INSTRUCTIONS TO FOLLOW
What is needed is an exact copy of all the records, written out in full.

MATERIALS PROVIDED
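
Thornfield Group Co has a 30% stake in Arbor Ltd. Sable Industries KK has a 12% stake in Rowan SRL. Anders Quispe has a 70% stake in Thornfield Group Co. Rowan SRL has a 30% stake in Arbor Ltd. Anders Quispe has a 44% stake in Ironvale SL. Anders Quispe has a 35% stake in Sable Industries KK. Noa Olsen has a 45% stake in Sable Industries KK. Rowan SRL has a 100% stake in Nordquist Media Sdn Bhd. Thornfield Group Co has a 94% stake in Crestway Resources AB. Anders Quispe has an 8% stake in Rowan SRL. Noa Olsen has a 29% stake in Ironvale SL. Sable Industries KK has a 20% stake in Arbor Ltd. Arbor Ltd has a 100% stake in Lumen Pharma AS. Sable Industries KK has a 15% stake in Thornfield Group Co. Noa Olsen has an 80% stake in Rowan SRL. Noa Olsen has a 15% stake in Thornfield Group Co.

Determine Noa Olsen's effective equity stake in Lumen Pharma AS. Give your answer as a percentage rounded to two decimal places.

Noa reaches Lumen along 5 paths.
Via Rowan → Arbor: 80% × 30% × 100% = 24%.
Via Sable → Rowan → Arbor: 45% × 12% × 30% × 100% = 1.62%.
Via Sable → Arbor: 45% × 20% × 100% = 9%.
Via Sable → Thornfield → Arbor: 45% × 15% × 30% × 100% = 2.025%.
Via Thornfield → Arbor: 15% × 30% × 100% = 4.5%.
Total: 24% + 1.62% + 9% + 2.025% + 4.5% = 41.145%.
Rounded: 41.15%.

41.15%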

RESPONSE FOR THIS EXERCISE
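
Thornfield Group Co has a 30% stake in Arbor Ltd. Sable Industries KK has a 12% stake in Rowan SRL. Anders Quispe has a 70% stake in Thornfield Group Co. Rowan SRL has a 30% stake in Arbor Ltd. Anders Quispe has a 44% stake in Ironvale SL. Anders Quispe has a 35% stake in Sable Industries KK. Noa Olsen has a 45% stake in Sable Industries KK. Rowan SRL has a 100% stake in Nordquist Media Sdn Bhd. Thornfield Group Co has a 94% stake in Crestway Resources AB. Anders Quispe has an 8% stake in Rowan SRL. Noa Olsen has a 29% stake in Ironvale SL. Sable Industries KK has a 20% stake in Arbor Ltd. Arbor Ltd has a 100% stake in Lumen Pharma AS. Sable Industries KK has a 15% stake in Thornfield Group Co. Noa Olsen has an 80% stake in Rowan SRL. Noa Olsen has a 15% stake in Thornfield Group Co.

Determine Noa Olsen's effective equity stake in Lumen Pharma AS. Give your answer as a percentage rounded to two decimal places.

Noa reaches Lumen along 5 paths.
Via Rowan → Arbor: 80% × 30% × 100% = 24%.
Via Sable → Rowan → Arbor: 45% × 12% × 30% × 100% = 1.62%.
Via Sable → Arbor: 45% × 20% × 100% = 9%.
Via Sable → Thornfield → Arbor: 45% × 15% × 30% × 100% = 2.025%.
Via Thornfield → Arbor: 15% × 30% × 100% = 4.5%.
Total: 24% + 1.62% + 9% + 2.025% + 4.5% = 41.145%.
Rounded: 41.15%.

41.15%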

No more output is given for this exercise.